*** INFORMATION SHOWN ***

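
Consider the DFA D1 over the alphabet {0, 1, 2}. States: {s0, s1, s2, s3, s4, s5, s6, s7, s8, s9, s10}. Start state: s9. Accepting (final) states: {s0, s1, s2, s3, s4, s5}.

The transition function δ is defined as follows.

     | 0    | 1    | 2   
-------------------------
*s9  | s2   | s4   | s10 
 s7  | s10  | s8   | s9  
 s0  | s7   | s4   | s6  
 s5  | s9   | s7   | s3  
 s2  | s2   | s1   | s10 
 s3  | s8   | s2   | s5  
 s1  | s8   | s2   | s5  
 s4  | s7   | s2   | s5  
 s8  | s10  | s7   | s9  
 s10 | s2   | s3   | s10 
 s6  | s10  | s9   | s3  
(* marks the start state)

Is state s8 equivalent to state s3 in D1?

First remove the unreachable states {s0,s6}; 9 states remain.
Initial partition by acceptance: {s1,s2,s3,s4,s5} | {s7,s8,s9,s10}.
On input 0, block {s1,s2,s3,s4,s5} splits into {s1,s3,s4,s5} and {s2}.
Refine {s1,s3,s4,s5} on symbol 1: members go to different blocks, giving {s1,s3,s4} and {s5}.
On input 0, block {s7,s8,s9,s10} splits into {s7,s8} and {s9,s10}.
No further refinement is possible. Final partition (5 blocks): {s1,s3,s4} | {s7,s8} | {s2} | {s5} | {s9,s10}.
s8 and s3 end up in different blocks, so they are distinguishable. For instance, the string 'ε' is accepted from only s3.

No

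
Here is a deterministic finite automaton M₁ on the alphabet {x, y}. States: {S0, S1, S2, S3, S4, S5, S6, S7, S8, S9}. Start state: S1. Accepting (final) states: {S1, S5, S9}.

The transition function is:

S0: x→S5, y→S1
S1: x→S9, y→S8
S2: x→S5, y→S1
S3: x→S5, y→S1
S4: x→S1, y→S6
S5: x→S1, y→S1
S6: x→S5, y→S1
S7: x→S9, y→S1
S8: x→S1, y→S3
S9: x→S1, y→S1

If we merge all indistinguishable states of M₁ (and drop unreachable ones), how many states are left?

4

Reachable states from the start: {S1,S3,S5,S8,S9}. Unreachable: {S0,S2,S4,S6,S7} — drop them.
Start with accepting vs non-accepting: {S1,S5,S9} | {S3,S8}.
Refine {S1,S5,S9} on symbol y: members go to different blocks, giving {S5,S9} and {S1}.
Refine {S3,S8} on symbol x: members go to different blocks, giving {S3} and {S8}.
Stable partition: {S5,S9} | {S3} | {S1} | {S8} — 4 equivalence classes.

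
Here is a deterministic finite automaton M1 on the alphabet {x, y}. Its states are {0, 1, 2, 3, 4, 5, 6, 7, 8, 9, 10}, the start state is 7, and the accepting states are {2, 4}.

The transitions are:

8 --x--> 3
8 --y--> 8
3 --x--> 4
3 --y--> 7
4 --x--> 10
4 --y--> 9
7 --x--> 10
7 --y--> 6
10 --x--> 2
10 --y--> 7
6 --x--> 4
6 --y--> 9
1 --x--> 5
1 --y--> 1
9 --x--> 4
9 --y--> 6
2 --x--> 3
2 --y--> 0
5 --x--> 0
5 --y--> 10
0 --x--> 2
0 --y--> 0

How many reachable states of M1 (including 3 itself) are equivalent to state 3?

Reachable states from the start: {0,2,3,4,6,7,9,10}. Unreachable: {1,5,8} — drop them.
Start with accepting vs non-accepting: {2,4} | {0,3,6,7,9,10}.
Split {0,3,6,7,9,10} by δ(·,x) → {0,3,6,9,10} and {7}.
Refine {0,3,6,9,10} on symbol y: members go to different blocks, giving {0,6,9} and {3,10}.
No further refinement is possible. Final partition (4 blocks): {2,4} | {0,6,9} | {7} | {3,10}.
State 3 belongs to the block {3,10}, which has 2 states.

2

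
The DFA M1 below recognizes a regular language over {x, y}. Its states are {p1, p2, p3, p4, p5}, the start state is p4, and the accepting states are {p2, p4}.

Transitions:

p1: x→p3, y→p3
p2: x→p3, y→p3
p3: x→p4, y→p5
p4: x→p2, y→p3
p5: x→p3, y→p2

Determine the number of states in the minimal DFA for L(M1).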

***

• [PROBLEM REQUIREMENTS]
Tally the lines of the listing that include "Here". Reply with nothing but the count.

• [WRITTEN ANSWER]
2